- [TO DO]
Each line from the one that contains "(Balanced, State 2) → 517" to the last line of the records below must be restated word for word.

- [EXERCISE INPUTS]
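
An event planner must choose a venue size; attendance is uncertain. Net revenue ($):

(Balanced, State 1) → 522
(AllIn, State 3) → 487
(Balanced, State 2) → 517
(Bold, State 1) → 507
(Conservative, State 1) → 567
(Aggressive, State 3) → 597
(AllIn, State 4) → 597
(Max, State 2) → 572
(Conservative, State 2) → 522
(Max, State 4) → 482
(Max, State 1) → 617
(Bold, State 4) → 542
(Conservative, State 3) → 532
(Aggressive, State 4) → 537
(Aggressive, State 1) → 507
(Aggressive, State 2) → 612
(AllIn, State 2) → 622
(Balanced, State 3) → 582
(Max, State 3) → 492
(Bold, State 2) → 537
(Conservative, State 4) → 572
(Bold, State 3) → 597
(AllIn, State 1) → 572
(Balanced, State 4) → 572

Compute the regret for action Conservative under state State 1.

50

Best payoff under State 1 is 617.
Regret = 617 − 567 = 50.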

- [OUTPUT OF THE EXERCISE]
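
(Balanced, State 2) → 517
(Bold, State 1) → 507
(Conservative, State 1) → 567
(Aggressive, State 3) → 597
(AllIn, State 4) → 597
(Max, State 2) → 572
(Conservative, State 2) → 522
(Max, State 4) → 482
(Max, State 1) → 617
(Bold, State 4) → 542
(Conservative, State 3) → 532
(Aggressive, State 4) → 537
(Aggressive, State 1) → 507
(Aggressive, State 2) → 612
(AllIn, State 2) → 622
(Balanced, State 3) → 582
(Max, State 3) → 492
(Bold, State 2) → 537
(Conservative, State 4) → 572
(Bold, State 3) → 597
(AllIn, State 1) → 572
(Balanced, State 4) → 572

Compute the regret for action Conservative under state State 1.

50

Best payoff under State 1 is 617.
Regret = 617 − 567 = 50.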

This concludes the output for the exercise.